TASK: Reproduce the listing below in its entirety. Change nothing.

---- RECORDED INFORMATION

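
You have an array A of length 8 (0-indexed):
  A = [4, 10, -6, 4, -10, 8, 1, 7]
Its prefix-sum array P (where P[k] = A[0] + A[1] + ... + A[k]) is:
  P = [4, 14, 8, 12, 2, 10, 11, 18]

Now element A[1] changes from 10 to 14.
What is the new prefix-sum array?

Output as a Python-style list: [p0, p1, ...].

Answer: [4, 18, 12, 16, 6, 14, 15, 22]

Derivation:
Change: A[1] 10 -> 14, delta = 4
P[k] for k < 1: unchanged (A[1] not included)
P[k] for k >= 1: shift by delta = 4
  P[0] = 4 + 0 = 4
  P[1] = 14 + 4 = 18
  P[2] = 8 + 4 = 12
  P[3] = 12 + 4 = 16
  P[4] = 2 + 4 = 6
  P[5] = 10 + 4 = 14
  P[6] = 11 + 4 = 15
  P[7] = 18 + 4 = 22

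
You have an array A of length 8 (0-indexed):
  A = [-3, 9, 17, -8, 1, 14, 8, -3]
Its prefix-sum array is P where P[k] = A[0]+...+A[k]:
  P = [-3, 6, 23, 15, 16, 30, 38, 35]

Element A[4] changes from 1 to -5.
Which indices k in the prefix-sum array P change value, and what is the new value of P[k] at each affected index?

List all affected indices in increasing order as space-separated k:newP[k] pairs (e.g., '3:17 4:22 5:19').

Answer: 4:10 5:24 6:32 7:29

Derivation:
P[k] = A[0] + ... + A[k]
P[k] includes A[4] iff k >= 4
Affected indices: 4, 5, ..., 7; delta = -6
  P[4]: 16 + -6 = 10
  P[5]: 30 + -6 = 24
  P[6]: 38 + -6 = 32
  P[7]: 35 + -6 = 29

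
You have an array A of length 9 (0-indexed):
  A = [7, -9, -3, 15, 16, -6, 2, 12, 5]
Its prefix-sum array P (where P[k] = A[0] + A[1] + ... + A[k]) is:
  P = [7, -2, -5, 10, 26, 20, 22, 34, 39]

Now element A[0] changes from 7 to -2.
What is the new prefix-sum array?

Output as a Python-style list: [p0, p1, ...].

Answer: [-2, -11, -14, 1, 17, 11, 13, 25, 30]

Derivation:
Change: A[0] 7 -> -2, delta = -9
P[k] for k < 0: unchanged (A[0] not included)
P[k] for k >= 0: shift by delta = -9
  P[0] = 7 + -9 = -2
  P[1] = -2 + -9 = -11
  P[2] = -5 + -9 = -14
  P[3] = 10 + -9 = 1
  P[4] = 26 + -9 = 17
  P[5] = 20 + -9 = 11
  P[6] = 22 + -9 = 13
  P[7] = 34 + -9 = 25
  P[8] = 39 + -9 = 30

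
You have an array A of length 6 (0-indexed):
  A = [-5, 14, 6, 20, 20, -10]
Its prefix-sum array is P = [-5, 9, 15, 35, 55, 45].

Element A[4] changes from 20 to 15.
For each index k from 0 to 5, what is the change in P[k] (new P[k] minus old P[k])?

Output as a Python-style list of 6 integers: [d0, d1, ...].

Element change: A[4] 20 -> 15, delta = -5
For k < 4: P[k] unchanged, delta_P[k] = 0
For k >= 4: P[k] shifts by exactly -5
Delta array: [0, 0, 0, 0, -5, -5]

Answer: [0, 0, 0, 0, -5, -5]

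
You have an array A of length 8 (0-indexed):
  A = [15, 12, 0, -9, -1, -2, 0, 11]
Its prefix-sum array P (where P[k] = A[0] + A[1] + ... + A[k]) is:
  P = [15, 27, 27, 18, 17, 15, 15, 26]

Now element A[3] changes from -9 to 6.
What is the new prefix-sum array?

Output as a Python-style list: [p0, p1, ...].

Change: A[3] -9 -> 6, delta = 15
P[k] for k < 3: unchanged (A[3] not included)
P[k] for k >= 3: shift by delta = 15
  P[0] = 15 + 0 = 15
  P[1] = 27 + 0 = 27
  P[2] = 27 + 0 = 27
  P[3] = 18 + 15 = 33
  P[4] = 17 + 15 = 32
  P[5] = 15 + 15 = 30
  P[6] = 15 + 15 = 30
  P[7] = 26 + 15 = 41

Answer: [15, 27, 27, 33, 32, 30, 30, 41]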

--------

RESULT BELOW:
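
You have an array A of length 8 (0-indexed):
  A = [4, 10, -6, 4, -10, 8, 1, 7]
Its prefix-sum array P (where P[k] = A[0] + A[1] + ... + A[k]) is:
  P = [4, 14, 8, 12, 2, 10, 11, 18]

Now element A[1] changes from 10 to 14.
What is the new prefix-sum array?

Output as a Python-style list: [p0, p1, ...].

Answer: [4, 18, 12, 16, 6, 14, 15, 22]

Derivation:
Change: A[1] 10 -> 14, delta = 4
P[k] for k < 1: unchanged (A[1] not included)
P[k] for k >= 1: shift by delta = 4
  P[0] = 4 + 0 = 4
  P[1] = 14 + 4 = 18
  P[2] = 8 + 4 = 12
  P[3] = 12 + 4 = 16
  P[4] = 2 + 4 = 6
  P[5] = 10 + 4 = 14
  P[6] = 11 + 4 = 15
  P[7] = 18 + 4 = 22

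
You have an array A of length 8 (0-indexed):
  A = [-3, 9, 17, -8, 1, 14, 8, -3]
Its prefix-sum array is P where P[k] = A[0]+...+A[k]:
  P = [-3, 6, 23, 15, 16, 30, 38, 35]

Element A[4] changes from 1 to -5.
Which indices k in the prefix-sum array P change value, and what is the new value of P[k] at each affected index?

List all affected indices in increasing order as space-separated k:newP[k] pairs (e.g., '3:17 4:22 5:19').

Answer: 4:10 5:24 6:32 7:29

Derivation:
P[k] = A[0] + ... + A[k]
P[k] includes A[4] iff k >= 4
Affected indices: 4, 5, ..., 7; delta = -6
  P[4]: 16 + -6 = 10
  P[5]: 30 + -6 = 24
  P[6]: 38 + -6 = 32
  P[7]: 35 + -6 = 29

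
You have an array A of length 9 (0-indexed):
  A = [7, -9, -3, 15, 16, -6, 2, 12, 5]
Its prefix-sum array P (where P[k] = A[0] + A[1] + ... + A[k]) is:
  P = [7, -2, -5, 10, 26, 20, 22, 34, 39]

Now element A[0] changes from 7 to -2.
What is the new prefix-sum array?

Output as a Python-style list: [p0, p1, ...].

Answer: [-2, -11, -14, 1, 17, 11, 13, 25, 30]

Derivation:
Change: A[0] 7 -> -2, delta = -9
P[k] for k < 0: unchanged (A[0] not included)
P[k] for k >= 0: shift by delta = -9
  P[0] = 7 + -9 = -2
  P[1] = -2 + -9 = -11
  P[2] = -5 + -9 = -14
  P[3] = 10 + -9 = 1
  P[4] = 26 + -9 = 17
  P[5] = 20 + -9 = 11
  P[6] = 22 + -9 = 13
  P[7] = 34 + -9 = 25
  P[8] = 39 + -9 = 30

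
You have an array A of length 6 (0-indexed):
  A = [-5, 14, 6, 20, 20, -10]
Its prefix-sum array is P = [-5, 9, 15, 35, 55, 45].

Element A[4] changes from 20 to 15.
For each index k from 0 to 5, what is the change in P[k] (new P[k] minus old P[k])?

Output as a Python-style list of 6 integers: [d0, d1, ...].

Element change: A[4] 20 -> 15, delta = -5
For k < 4: P[k] unchanged, delta_P[k] = 0
For k >= 4: P[k] shifts by exactly -5
Delta array: [0, 0, 0, 0, -5, -5]

Answer: [0, 0, 0, 0, -5, -5]

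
You have an array A of length 8 (0-indexed):
  A = [15, 12, 0, -9, -1, -2, 0, 11]
Its prefix-sum array P (where P[k] = A[0] + A[1] + ... + A[k]) is:
  P = [15, 27, 27, 18, 17, 15, 15, 26]

Now element A[3] changes from -9 to 6.
What is the new prefix-sum array?

Output as a Python-style list: [p0, p1, ...].

Change: A[3] -9 -> 6, delta = 15
P[k] for k < 3: unchanged (A[3] not included)
P[k] for k >= 3: shift by delta = 15
  P[0] = 15 + 0 = 15
  P[1] = 27 + 0 = 27
  P[2] = 27 + 0 = 27
  P[3] = 18 + 15 = 33
  P[4] = 17 + 15 = 32
  P[5] = 15 + 15 = 30
  P[6] = 15 + 15 = 30
  P[7] = 26 + 15 = 41

Answer: [15, 27, 27, 33, 32, 30, 30, 41]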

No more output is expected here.